_Aim of the task_
Write the records out again, unchanged.

_Material for the task_
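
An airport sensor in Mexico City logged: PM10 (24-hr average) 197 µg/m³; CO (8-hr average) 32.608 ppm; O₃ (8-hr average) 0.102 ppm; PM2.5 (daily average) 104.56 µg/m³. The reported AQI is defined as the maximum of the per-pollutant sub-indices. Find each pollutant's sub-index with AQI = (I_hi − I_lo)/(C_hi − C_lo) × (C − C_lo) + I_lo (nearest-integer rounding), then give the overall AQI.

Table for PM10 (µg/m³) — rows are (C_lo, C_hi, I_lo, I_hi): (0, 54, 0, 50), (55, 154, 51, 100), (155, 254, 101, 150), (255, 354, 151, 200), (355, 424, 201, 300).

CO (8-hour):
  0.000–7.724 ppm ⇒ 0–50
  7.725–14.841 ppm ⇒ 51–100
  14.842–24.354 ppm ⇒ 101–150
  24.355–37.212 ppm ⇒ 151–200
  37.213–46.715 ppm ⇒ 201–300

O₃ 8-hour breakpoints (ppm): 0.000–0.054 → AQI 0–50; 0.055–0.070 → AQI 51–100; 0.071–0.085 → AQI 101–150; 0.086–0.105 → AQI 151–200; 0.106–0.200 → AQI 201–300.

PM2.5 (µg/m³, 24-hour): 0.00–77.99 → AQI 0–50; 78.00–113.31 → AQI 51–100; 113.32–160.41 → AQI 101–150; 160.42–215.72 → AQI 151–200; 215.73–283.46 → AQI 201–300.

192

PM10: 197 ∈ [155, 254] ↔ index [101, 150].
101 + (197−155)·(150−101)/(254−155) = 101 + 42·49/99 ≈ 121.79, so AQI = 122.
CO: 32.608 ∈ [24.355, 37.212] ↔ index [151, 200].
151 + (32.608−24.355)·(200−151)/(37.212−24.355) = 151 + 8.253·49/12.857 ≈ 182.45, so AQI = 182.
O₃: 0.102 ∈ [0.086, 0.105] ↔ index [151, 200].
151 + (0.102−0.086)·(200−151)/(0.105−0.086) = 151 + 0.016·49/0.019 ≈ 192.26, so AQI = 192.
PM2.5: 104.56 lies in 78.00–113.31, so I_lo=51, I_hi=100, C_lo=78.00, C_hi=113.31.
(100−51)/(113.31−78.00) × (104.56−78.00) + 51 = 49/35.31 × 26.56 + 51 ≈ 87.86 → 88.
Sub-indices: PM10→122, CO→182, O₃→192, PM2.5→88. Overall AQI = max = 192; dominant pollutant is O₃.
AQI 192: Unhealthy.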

_Exercise response_
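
An airport sensor in Mexico City logged: PM10 (24-hr average) 197 µg/m³; CO (8-hr average) 32.608 ppm; O₃ (8-hr average) 0.102 ppm; PM2.5 (daily average) 104.56 µg/m³. The reported AQI is defined as the maximum of the per-pollutant sub-indices. Find each pollutant's sub-index with AQI = (I_hi − I_lo)/(C_hi − C_lo) × (C − C_lo) + I_lo (nearest-integer rounding), then give the overall AQI.

Table for PM10 (µg/m³) — rows are (C_lo, C_hi, I_lo, I_hi): (0, 54, 0, 50), (55, 154, 51, 100), (155, 254, 101, 150), (255, 354, 151, 200), (355, 424, 201, 300).

CO (8-hour):
  0.000–7.724 ppm ⇒ 0–50
  7.725–14.841 ppm ⇒ 51–100
  14.842–24.354 ppm ⇒ 101–150
  24.355–37.212 ppm ⇒ 151–200
  37.213–46.715 ppm ⇒ 201–300

O₃ 8-hour breakpoints (ppm): 0.000–0.054 → AQI 0–50; 0.055–0.070 → AQI 51–100; 0.071–0.085 → AQI 101–150; 0.086–0.105 → AQI 151–200; 0.106–0.200 → AQI 201–300.

PM2.5 (µg/m³, 24-hour): 0.00–77.99 → AQI 0–50; 78.00–113.31 → AQI 51–100; 113.32–160.41 → AQI 101–150; 160.42–215.72 → AQI 151–200; 215.73–283.46 → AQI 201–300.

192

PM10: 197 ∈ [155, 254] ↔ index [101, 150].
101 + (197−155)·(150−101)/(254−155) = 101 + 42·49/99 ≈ 121.79, so AQI = 122.
CO: 32.608 ∈ [24.355, 37.212] ↔ index [151, 200].
151 + (32.608−24.355)·(200−151)/(37.212−24.355) = 151 + 8.253·49/12.857 ≈ 182.45, so AQI = 182.
O₃: 0.102 ∈ [0.086, 0.105] ↔ index [151, 200].
151 + (0.102−0.086)·(200−151)/(0.105−0.086) = 151 + 0.016·49/0.019 ≈ 192.26, so AQI = 192.
PM2.5: 104.56 lies in 78.00–113.31, so I_lo=51, I_hi=100, C_lo=78.00, C_hi=113.31.
(100−51)/(113.31−78.00) × (104.56−78.00) + 51 = 49/35.31 × 26.56 + 51 ≈ 87.86 → 88.
Sub-indices: PM10→122, CO→182, O₃→192, PM2.5→88. Overall AQI = max = 192; dominant pollutant is O₃.
AQI 192: Unhealthy.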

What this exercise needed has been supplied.